**TASK OBJECTIVE**
For the entries below, report the number of lines where the string "There" appears, and only that number.

(Items listed in a dataset)
******
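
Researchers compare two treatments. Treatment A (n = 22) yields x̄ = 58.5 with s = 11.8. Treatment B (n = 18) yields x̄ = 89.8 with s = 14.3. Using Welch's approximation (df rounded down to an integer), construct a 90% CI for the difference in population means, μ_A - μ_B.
(-38.42, -24.18)

Difference: x̄₁ - x̄₂ = -31.30
SE = √(s₁²/n₁ + s₂²/n₂) = √(11.8²/22 + 14.3²/18) = 4.2059
df = 32.94 → 32 (Welch–Satterthwaite, rounded down)
t* = 1.694

CI: -31.30 ± 1.694 · 4.2059 = -31.30 ± 7.12 = (-38.42, -24.18)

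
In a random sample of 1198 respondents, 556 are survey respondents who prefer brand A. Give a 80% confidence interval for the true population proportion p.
(0.446, 0.483)

Proportion CI:
p̂ = 556/1198 = 0.46411
SE = √(p̂(1-p̂)/n) = √(0.46411 · 0.53589 / 1198) = 0.01441

z* = 1.282
Margin = z* · SE = 1.282 · 0.01441 = 0.0185

CI: 0.46411 ± 0.0185 = (0.446, 0.483)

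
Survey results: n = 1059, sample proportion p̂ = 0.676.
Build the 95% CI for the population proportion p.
(0.648, 0.704)

Proportion CI:
SE = √(p̂(1-p̂)/n) = √(0.676 · 0.324 / 1059) = 0.01438

z* = 1.960
Margin = z* · SE = 1.960 · 0.01438 = 0.0282

CI: 0.676 ± 0.0282 = (0.648, 0.704)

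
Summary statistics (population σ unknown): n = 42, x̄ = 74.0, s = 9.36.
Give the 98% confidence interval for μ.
(70.50, 77.50)

t-interval (σ unknown):
df = n - 1 = 41
t* = 2.421 for 98% confidence

Margin of error = t* · s/√n = 2.421 · 9.36/√42 = 3.50

CI: (70.50, 77.50)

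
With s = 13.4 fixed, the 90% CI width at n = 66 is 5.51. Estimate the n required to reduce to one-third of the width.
n ≈ 594

CI width ∝ 1/√n
To reduce width by factor 3, need √n to grow by 3 → need 3² = 9 times as many samples.

Current: n = 66, width = 5.51
New: n = 594, width ≈ 1.81

Width reduced by factor of 5.51/1.81 = 3.04.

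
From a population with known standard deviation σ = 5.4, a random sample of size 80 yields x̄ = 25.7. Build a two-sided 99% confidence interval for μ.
(24.14, 27.26)

z-interval (σ known):
z* = 2.576 for 99% confidence

Margin of error = z* · σ/√n = 2.576 · 5.4/√80 = 1.56

CI: (25.7 - 1.56, 25.7 + 1.56) = (24.14, 27.26)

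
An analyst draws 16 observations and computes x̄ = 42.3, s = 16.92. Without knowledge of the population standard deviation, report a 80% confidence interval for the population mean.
(36.63, 47.97)

t-interval (σ unknown):
df = n - 1 = 15
t* = 1.341 for 80% confidence

Margin of error = t* · s/√n = 1.341 · 16.92/√16 = 5.67

CI: (36.63, 47.97)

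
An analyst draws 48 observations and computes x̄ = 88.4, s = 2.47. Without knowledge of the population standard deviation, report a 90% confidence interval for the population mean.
(87.80, 89.00)

t-interval (σ unknown):
df = n - 1 = 47
t* = 1.678 for 90% confidence

Margin of error = t* · s/√n = 1.678 · 2.47/√48 = 0.60

CI: (87.80, 89.00)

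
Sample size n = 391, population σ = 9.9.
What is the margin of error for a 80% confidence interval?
Margin of error = 0.64

Margin of error = z* · σ/√n
= 1.282 · 9.9/√391
= 1.282 · 9.9/19.7737
= 0.64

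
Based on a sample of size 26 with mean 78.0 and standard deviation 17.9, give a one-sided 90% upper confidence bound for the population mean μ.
μ ≤ 82.62

Upper bound (one-sided):
t* = 1.316 (one-sided for 90%)
Upper bound = x̄ + t* · s/√n = 78.0 + 1.316 · 17.9/√26 = 82.62

We are 90% confident that μ ≤ 82.62.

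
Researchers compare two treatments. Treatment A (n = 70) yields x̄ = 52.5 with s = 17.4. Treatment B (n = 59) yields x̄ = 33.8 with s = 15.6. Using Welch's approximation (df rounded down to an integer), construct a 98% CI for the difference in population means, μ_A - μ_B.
(11.85, 25.55)

Difference: x̄₁ - x̄₂ = 18.70
SE = √(s₁²/n₁ + s₂²/n₂) = √(17.4²/70 + 15.6²/59) = 2.9069
df = 126.50 → 126 (Welch–Satterthwaite, rounded down)
t* = 2.356

CI: 18.70 ± 2.356 · 2.9069 = 18.70 ± 6.85 = (11.85, 25.55)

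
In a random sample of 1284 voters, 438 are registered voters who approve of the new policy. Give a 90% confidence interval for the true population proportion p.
(0.319, 0.363)

Proportion CI:
p̂ = 438/1284 = 0.34112
SE = √(p̂(1-p̂)/n) = √(0.34112 · 0.65888 / 1284) = 0.01323

z* = 1.645
Margin = z* · SE = 1.645 · 0.01323 = 0.0218

CI: 0.34112 ± 0.0218 = (0.319, 0.363)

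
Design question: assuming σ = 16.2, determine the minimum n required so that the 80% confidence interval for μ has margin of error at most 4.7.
n ≥ 20

For margin E ≤ 4.7:
n ≥ (z* · σ / E)²
n ≥ (1.282 · 16.2 / 4.7)²
n ≥ 19.53

Minimum n = 20 (rounding up)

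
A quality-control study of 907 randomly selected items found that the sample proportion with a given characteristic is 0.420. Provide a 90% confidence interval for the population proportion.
(0.393, 0.447)

Proportion CI:
SE = √(p̂(1-p̂)/n) = √(0.420 · 0.580 / 907) = 0.01639

z* = 1.645
Margin = z* · SE = 1.645 · 0.01639 = 0.0270

CI: 0.420 ± 0.0270 = (0.393, 0.447)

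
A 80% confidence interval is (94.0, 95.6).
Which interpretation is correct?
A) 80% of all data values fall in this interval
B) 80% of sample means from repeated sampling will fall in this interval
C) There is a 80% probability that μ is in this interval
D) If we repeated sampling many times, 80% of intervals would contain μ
D

A) Wrong — a CI is about the parameter μ, not individual data values.
B) Wrong — coverage applies to intervals containing μ, not to future x̄ values.
C) Wrong — μ is fixed; the randomness lives in the interval, not in μ.
D) Correct — this is the frequentist long-run coverage interpretation.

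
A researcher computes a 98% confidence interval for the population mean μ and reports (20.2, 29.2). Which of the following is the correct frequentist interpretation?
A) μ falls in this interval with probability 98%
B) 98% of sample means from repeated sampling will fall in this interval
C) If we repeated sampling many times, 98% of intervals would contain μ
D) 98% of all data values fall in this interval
C

A) Wrong — μ is fixed; the randomness lives in the interval, not in μ.
B) Wrong — coverage applies to intervals containing μ, not to future x̄ values.
C) Correct — this is the frequentist long-run coverage interpretation.
D) Wrong — a CI is about the parameter μ, not individual data values.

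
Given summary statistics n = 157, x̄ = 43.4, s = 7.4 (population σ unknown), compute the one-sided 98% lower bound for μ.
μ ≥ 42.18

Lower bound (one-sided):
t* = 2.071 (one-sided for 98%)
Lower bound = x̄ - t* · s/√n = 43.4 - 2.071 · 7.4/√157 = 42.18

We are 98% confident that μ ≥ 42.18.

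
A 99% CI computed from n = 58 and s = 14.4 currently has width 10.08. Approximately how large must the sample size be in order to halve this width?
n ≈ 232

CI width ∝ 1/√n
To reduce width by factor 2, need √n to grow by 2 → need 2² = 4 times as many samples.

Current: n = 58, width = 10.08
New: n = 232, width ≈ 4.91

Width reduced by factor of 10.08/4.91 = 2.05.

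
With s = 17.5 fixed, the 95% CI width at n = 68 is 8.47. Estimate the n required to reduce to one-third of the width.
n ≈ 612

CI width ∝ 1/√n
To reduce width by factor 3, need √n to grow by 3 → need 3² = 9 times as many samples.

Current: n = 68, width = 8.47
New: n = 612, width ≈ 2.78

Width reduced by factor of 8.47/2.78 = 3.05.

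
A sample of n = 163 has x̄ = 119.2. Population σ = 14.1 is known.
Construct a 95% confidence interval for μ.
(117.04, 121.36)

z-interval (σ known):
z* = 1.960 for 95% confidence

Margin of error = z* · σ/√n = 1.960 · 14.1/√163 = 2.16

CI: (119.2 - 2.16, 119.2 + 2.16) = (117.04, 121.36)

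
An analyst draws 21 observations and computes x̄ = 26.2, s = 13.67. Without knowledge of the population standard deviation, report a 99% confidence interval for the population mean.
(17.71, 34.69)

t-interval (σ unknown):
df = n - 1 = 20
t* = 2.845 for 99% confidence

Margin of error = t* · s/√n = 2.845 · 13.67/√21 = 8.49

CI: (17.71, 34.69)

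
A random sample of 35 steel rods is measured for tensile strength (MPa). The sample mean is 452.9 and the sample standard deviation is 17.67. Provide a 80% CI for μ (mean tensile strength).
(449.00, 456.80)

t-interval (σ unknown):
df = n - 1 = 34
t* = 1.307 for 80% confidence

Margin of error = t* · s/√n = 1.307 · 17.67/√35 = 3.90

CI: (449.00, 456.80)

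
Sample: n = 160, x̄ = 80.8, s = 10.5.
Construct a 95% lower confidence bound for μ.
μ ≥ 79.43

Lower bound (one-sided):
t* = 1.654 (one-sided for 95%)
Lower bound = x̄ - t* · s/√n = 80.8 - 1.654 · 10.5/√160 = 79.43

We are 95% confident that μ ≥ 79.43.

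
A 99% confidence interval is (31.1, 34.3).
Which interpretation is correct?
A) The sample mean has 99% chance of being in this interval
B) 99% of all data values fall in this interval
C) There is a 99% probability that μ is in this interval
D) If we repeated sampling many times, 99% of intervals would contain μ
D

A) Wrong — x̄ is observed and sits in the interval by construction.
B) Wrong — a CI is about the parameter μ, not individual data values.
C) Wrong — μ is fixed; the randomness lives in the interval, not in μ.
D) Correct — this is the frequentist long-run coverage interpretation.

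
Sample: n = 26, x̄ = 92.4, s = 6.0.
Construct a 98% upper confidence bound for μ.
μ ≤ 94.95

Upper bound (one-sided):
t* = 2.167 (one-sided for 98%)
Upper bound = x̄ + t* · s/√n = 92.4 + 2.167 · 6.0/√26 = 94.95

We are 98% confident that μ ≤ 94.95.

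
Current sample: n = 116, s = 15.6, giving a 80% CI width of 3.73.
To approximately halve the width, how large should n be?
n ≈ 464

CI width ∝ 1/√n
To reduce width by factor 2, need √n to grow by 2 → need 2² = 4 times as many samples.

Current: n = 116, width = 3.73
New: n = 464, width ≈ 1.86

Width reduced by factor of 3.73/1.86 = 2.01.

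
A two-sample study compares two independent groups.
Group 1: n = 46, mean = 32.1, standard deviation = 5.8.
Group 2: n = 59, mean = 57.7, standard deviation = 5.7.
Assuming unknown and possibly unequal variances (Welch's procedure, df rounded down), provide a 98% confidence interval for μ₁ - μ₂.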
******
**ANSWER SPACE**
2